▸ **Your goal**: Print, in exact form, the lines below from the one containing "E→S; S→S; I→I." through the one containing "29. P2: store L7 := 7", and omit all others.

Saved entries
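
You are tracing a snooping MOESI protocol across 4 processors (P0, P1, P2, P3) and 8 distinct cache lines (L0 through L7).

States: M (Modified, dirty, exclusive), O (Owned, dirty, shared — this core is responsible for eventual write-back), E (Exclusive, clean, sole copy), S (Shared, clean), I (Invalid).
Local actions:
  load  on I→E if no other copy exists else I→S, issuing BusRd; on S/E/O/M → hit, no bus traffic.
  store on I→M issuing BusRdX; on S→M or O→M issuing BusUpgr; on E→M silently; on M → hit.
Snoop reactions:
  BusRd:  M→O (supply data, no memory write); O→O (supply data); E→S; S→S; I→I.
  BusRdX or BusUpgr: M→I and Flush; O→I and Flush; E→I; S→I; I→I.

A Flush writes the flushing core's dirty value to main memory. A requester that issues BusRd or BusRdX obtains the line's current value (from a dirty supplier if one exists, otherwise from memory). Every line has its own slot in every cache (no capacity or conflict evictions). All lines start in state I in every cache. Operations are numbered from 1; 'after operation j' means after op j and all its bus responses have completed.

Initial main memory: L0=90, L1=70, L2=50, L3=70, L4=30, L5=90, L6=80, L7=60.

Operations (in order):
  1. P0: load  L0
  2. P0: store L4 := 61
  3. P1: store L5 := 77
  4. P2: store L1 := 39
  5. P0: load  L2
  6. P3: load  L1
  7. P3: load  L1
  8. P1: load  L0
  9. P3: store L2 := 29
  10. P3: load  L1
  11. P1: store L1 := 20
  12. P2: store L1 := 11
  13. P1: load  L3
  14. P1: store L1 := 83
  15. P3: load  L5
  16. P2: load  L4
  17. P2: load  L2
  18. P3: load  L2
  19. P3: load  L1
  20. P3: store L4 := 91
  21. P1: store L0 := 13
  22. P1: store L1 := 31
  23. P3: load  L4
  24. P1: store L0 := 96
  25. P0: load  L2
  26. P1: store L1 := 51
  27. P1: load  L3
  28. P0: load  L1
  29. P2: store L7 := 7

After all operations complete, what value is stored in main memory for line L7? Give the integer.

  op1 P0: load  L0 → E/I/I/I on L0; bus BusRd; mem=90
  op2 P0: store L4 := 61 → M/I/I/I on L4; bus BusRdX; mem=30
  op3 P1: store L5 := 77 → I/M/I/I on L5; bus BusRdX; mem=90
  op4 P2: store L1 := 39 → I/I/M/I on L1; bus BusRdX; mem=70
  op5 P0: load  L2 → E/I/I/I on L2; bus BusRd; mem=50
  op6 P3: load  L1 → I/I/O/S on L1; bus BusRd; mem=70
  op7 P3: load  L1 → I/I/O/S on L1; bus (none); mem=70
  op8 P1: load  L0 → S/S/I/I on L0; bus BusRd; mem=90
  op9 P3: store L2 := 29 → I/I/I/M on L2; bus BusRdX; mem=50
  op10 P3: load  L1 → I/I/O/S on L1; bus (none); mem=70
  op11 P1: store L1 := 20 → I/M/I/I on L1; bus BusRdX Flush; mem=39
  op12 P2: store L1 := 11 → I/I/M/I on L1; bus BusRdX Flush; mem=20
  op13 P1: load  L3 → I/E/I/I on L3; bus BusRd; mem=70
  op14 P1: store L1 := 83 → I/M/I/I on L1; bus BusRdX Flush; mem=11
  op15 P3: load  L5 → I/O/I/S on L5; bus BusRd; mem=90
  op16 P2: load  L4 → O/I/S/I on L4; bus BusRd; mem=30
  op17 P2: load  L2 → I/I/S/O on L2; bus BusRd; mem=50
  op18 P3: load  L2 → I/I/S/O on L2; bus (none); mem=50
  op19 P3: load  L1 → I/O/I/S on L1; bus BusRd; mem=11
  op20 P3: store L4 := 91 → I/I/I/M on L4; bus BusRdX Flush; mem=61
  op21 P1: store L0 := 13 → I/M/I/I on L0; bus BusUpgr; mem=90
  op22 P1: store L1 := 31 → I/M/I/I on L1; bus BusUpgr; mem=11
  op23 P3: load  L4 → I/I/I/M on L4; bus (none); mem=61
  op24 P1: store L0 := 96 → I/M/I/I on L0; bus (none); mem=90
  op25 P0: load  L2 → S/I/S/O on L2; bus BusRd; mem=50
  op26 P1: store L1 := 51 → I/M/I/I on L1; bus (none); mem=11
  op27 P1: load  L3 → I/E/I/I on L3; bus (none); mem=70
  op28 P0: load  L1 → S/O/I/I on L1; bus BusRd; mem=11
  op29 P2: store L7 := 7 → I/I/M/I on L7; bus BusRdX; mem=60

memory[L7] = 60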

▸ **Result of this task**:
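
  BusRd:  M→O (supply data, no memory write); O→O (supply data); E→S; S→S; I→I.
  BusRdX or BusUpgr: M→I and Flush; O→I and Flush; E→I; S→I; I→I.

A Flush writes the flushing core's dirty value to main memory. A requester that issues BusRd or BusRdX obtains the line's current value (from a dirty supplier if one exists, otherwise from memory). Every line has its own slot in every cache (no capacity or conflict evictions). All lines start in state I in every cache. Operations are numbered from 1; 'after operation j' means after op j and all its bus responses have completed.

Initial main memory: L0=90, L1=70, L2=50, L3=70, L4=30, L5=90, L6=80, L7=60.

Operations (in order):
  1. P0: load  L0
  2. P0: store L4 := 61
  3. P1: store L5 := 77
  4. P2: store L1 := 39
  5. P0: load  L2
  6. P3: load  L1
  7. P3: load  L1
  8. P1: load  L0
  9. P3: store L2 := 29
  10. P3: load  L1
  11. P1: store L1 := 20
  12. P2: store L1 := 11
  13. P1: load  L3
  14. P1: store L1 := 83
  15. P3: load  L5
  16. P2: load  L4
  17. P2: load  L2
  18. P3: load  L2
  19. P3: load  L1
  20. P3: store L4 := 91
  21. P1: store L0 := 13
  22. P1: store L1 := 31
  23. P3: load  L4
  24. P1: store L0 := 96
  25. P0: load  L2
  26. P1: store L1 := 51
  27. P1: load  L3
  28. P0: load  L1
  29. P2: store L7 := 7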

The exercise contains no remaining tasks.